EXERCISE INPUT:
---*---
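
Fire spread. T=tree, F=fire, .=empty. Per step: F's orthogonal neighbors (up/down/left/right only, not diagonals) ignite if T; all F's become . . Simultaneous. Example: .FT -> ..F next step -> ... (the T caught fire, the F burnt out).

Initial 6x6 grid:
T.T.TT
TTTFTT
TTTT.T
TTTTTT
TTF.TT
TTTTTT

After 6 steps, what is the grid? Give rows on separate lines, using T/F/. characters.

Step 1: 6 trees catch fire, 2 burn out
  T.T.TT
  TTF.FT
  TTTF.T
  TTFTTT
  TF..TT
  TTFTTT
Step 2: 10 trees catch fire, 6 burn out
  T.F.FT
  TF...F
  TTF..T
  TF.FTT
  F...TT
  TF.FTT
Step 3: 8 trees catch fire, 10 burn out
  T....F
  F.....
  TF...F
  F...FT
  ....TT
  F...FT
Step 4: 5 trees catch fire, 8 burn out
  F.....
  ......
  F.....
  .....F
  ....FT
  .....F
Step 5: 1 trees catch fire, 5 burn out
  ......
  ......
  ......
  ......
  .....F
  ......
Step 6: 0 trees catch fire, 1 burn out
  ......
  ......
  ......
  ......
  ......
  ......

......
......
......
......
......
......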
---*---
ACTIVITY:
Output all of the entries without altering a single word.

EXERCISE ANSWER:
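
Fire spread. T=tree, F=fire, .=empty. Per step: F's orthogonal neighbors (up/down/left/right only, not diagonals) ignite if T; all F's become . . Simultaneous. Example: .FT -> ..F next step -> ... (the T caught fire, the F burnt out).

Initial 6x6 grid:
T.T.TT
TTTFTT
TTTT.T
TTTTTT
TTF.TT
TTTTTT

After 6 steps, what is the grid? Give rows on separate lines, using T/F/. characters.

Step 1: 6 trees catch fire, 2 burn out
  T.T.TT
  TTF.FT
  TTTF.T
  TTFTTT
  TF..TT
  TTFTTT
Step 2: 10 trees catch fire, 6 burn out
  T.F.FT
  TF...F
  TTF..T
  TF.FTT
  F...TT
  TF.FTT
Step 3: 8 trees catch fire, 10 burn out
  T....F
  F.....
  TF...F
  F...FT
  ....TT
  F...FT
Step 4: 5 trees catch fire, 8 burn out
  F.....
  ......
  F.....
  .....F
  ....FT
  .....F
Step 5: 1 trees catch fire, 5 burn out
  ......
  ......
  ......
  ......
  .....F
  ......
Step 6: 0 trees catch fire, 1 burn out
  ......
  ......
  ......
  ......
  ......
  ......

......
......
......
......
......
......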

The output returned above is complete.